Material for this exercise below:

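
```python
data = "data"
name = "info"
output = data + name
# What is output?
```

Trace:
`data = "data"` → data = 'data'
`name = "info"` → name = 'info'
`output = data + name` → output = 'datainfo'
So output = 'datainfo'

Answer: 'datainfo'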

End of Material for this exercise.

» Aim of the task: An exact repeat of all the records is required.

» Response to this exercise:
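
```python
data = "data"
name = "info"
output = data + name
# What is output?
```

Trace:
`data = "data"` → data = 'data'
`name = "info"` → name = 'info'
`output = data + name` → output = 'datainfo'
So output = 'datainfo'

Answer: 'datainfo'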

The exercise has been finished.